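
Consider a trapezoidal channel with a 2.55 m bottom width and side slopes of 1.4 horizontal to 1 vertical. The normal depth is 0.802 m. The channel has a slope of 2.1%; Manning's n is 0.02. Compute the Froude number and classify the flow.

supercritical

With bottom width b = 2.55 m and side slope z = 1.4: A = (b + zy)y = (2.55 + 1.4×0.802)×0.802 = 2.946 m²; P = b + 2y√(1+z²) = 2.55 + 2×0.802×1.72 = 5.31 m.
Hydraulic radius R = A/P = 2.946/5.31 = 0.5548 m.
V = (1/n) R^(2/3) √S = (1/0.02) × 0.5548^(2/3) × √0.021 = 4.892 m/s. Hydraulic depth D_h = A/T = 2.946/4.796 = 0.6142 m.
Froude number Fr = V/√(g·D_h) = 4.892/√(9.81×0.6142) = 1.99, which is greater than 1, so the flow is supercritical.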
= = = = =
#### [Problem]
Send back every entry precisely as given.

#### [Exercise result]
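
Consider a trapezoidal channel with a 2.55 m bottom width and side slopes of 1.4 horizontal to 1 vertical. The normal depth is 0.802 m. The channel has a slope of 2.1%; Manning's n is 0.02. Compute the Froude number and classify the flow.

supercritical

With bottom width b = 2.55 m and side slope z = 1.4: A = (b + zy)y = (2.55 + 1.4×0.802)×0.802 = 2.946 m²; P = b + 2y√(1+z²) = 2.55 + 2×0.802×1.72 = 5.31 m.
Hydraulic radius R = A/P = 2.946/5.31 = 0.5548 m.
V = (1/n) R^(2/3) √S = (1/0.02) × 0.5548^(2/3) × √0.021 = 4.892 m/s. Hydraulic depth D_h = A/T = 2.946/4.796 = 0.6142 m.
Froude number Fr = V/√(g·D_h) = 4.892/√(9.81×0.6142) = 1.99, which is greater than 1, so the flow is supercritical.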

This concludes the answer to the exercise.